**Task directions:** Copy, from the material below, each line where "candidates" shows up.

**Entries provided:**
───

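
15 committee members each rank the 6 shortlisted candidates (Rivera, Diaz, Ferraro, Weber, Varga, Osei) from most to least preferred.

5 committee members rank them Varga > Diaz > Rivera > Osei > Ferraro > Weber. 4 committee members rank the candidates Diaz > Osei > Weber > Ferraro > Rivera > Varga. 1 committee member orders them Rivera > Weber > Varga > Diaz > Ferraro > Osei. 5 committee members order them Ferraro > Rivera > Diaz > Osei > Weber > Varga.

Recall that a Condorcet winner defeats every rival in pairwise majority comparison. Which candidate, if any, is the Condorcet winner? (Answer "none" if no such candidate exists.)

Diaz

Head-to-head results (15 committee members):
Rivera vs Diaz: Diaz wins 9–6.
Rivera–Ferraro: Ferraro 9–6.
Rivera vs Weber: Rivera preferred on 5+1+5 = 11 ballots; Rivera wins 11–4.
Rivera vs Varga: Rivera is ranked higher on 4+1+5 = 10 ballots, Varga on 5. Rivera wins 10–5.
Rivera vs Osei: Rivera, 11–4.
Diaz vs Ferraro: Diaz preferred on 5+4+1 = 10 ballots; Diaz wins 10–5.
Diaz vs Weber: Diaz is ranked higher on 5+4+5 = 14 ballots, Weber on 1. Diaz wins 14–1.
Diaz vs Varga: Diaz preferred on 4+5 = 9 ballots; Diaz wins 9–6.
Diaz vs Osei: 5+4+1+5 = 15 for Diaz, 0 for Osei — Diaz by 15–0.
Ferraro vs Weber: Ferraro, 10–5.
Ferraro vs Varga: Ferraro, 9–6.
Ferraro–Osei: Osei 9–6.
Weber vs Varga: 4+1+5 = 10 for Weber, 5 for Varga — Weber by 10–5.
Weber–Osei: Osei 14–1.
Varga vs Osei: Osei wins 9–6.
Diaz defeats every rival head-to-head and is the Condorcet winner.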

───

**Solution for this problem:**
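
15 committee members each rank the 6 shortlisted candidates (Rivera, Diaz, Ferraro, Weber, Varga, Osei) from most to least preferred.
5 committee members rank them Varga > Diaz > Rivera > Osei > Ferraro > Weber. 4 committee members rank the candidates Diaz > Osei > Weber > Ferraro > Rivera > Varga. 1 committee member orders them Rivera > Weber > Varga > Diaz > Ferraro > Osei. 5 committee members order them Ferraro > Rivera > Diaz > Osei > Weber > Varga.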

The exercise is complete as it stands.